◆ **What to work on**
Gather the lines below that include the string "data", copying each in full.

** Opening Entries provided block **

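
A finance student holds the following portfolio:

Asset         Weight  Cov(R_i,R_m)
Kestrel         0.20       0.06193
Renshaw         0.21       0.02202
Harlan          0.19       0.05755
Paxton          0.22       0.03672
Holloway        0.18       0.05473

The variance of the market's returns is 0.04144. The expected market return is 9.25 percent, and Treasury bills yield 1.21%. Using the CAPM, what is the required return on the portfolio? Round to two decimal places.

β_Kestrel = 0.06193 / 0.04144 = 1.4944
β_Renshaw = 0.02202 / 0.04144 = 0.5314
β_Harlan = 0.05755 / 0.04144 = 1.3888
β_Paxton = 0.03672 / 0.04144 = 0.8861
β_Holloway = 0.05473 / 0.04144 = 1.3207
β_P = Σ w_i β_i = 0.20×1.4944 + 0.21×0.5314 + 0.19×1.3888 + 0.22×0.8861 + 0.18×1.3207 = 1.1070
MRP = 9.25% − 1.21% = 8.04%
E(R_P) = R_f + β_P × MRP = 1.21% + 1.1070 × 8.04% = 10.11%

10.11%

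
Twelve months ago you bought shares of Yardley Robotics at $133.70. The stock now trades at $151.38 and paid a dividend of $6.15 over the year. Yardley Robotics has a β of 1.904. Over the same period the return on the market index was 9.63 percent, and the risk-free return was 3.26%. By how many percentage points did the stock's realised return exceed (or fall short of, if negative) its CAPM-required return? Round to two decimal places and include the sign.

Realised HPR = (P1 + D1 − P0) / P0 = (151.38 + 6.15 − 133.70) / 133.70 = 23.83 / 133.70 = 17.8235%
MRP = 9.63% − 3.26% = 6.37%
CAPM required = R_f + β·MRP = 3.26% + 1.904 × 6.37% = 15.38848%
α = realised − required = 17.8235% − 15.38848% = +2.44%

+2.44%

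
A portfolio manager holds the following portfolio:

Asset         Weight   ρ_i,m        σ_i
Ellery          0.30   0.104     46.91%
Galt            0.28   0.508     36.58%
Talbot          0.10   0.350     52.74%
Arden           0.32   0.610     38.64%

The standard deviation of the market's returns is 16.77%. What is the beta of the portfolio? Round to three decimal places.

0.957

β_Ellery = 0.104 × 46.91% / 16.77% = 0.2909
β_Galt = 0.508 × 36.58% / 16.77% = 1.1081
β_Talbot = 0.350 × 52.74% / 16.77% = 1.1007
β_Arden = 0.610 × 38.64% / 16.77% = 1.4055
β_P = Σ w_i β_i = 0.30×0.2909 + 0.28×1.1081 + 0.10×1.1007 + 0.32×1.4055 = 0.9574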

** Closing Entries provided block **
** Opening Entries provided block **

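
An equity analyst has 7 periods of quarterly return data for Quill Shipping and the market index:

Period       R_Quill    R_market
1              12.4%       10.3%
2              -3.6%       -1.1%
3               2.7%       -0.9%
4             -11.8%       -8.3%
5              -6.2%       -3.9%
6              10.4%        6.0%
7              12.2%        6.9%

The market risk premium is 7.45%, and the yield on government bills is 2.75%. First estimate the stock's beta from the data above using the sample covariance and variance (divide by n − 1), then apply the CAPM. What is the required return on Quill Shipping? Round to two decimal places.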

** Closing Entries provided block **
** Opening Entries provided block **

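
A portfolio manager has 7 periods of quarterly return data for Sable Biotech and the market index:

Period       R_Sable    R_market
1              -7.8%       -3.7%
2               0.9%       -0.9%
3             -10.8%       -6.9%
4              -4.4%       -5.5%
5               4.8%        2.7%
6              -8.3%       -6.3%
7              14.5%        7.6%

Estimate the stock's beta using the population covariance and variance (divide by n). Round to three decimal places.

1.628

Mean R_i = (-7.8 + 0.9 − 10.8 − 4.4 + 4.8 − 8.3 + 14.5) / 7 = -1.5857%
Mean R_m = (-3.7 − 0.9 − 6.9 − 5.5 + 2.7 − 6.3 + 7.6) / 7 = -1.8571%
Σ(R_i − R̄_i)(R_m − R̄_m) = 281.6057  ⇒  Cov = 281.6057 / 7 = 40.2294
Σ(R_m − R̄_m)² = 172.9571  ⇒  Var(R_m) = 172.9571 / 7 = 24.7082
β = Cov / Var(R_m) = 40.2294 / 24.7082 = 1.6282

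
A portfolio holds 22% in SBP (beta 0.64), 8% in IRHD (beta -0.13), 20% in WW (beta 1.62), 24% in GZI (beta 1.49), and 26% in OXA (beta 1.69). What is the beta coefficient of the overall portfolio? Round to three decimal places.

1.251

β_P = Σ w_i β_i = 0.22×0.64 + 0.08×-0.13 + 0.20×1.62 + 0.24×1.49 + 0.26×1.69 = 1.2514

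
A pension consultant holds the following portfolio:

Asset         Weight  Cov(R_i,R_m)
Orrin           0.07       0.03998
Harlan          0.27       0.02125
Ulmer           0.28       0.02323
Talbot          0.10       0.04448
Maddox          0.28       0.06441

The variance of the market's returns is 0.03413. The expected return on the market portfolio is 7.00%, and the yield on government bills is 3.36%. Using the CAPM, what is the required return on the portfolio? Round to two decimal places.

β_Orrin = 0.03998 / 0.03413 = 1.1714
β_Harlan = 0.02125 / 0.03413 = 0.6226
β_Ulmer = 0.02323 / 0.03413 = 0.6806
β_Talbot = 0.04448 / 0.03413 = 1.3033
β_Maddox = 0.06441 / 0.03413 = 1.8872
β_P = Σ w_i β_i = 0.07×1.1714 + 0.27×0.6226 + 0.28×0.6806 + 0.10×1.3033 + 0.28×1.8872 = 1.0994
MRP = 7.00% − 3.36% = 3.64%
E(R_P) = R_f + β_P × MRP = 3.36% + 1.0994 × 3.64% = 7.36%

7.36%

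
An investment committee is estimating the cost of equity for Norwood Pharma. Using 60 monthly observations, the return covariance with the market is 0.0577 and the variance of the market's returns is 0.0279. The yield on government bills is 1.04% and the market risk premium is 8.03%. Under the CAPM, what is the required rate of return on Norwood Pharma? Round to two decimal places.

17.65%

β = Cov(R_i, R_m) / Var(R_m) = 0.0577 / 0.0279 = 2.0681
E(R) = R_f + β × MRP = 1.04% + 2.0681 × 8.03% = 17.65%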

** Closing Entries provided block **

◆ **Response**
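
An equity analyst has 7 periods of quarterly return data for Quill Shipping and the market index:
The market risk premium is 7.45%, and the yield on government bills is 2.75%. First estimate the stock's beta from the data above using the sample covariance and variance (divide by n − 1), then apply the CAPM. What is the required return on Quill Shipping? Round to two decimal places.
A portfolio manager has 7 periods of quarterly return data for Sable Biotech and the market index: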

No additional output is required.